Output everything in the listing exactly.
+ + +
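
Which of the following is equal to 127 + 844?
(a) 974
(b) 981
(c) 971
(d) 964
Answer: c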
+ + +
> **Answer area**
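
Which of the following is equal to 127 + 844?
(a) 974
(b) 981
(c) 971
(d) 964
Answer: c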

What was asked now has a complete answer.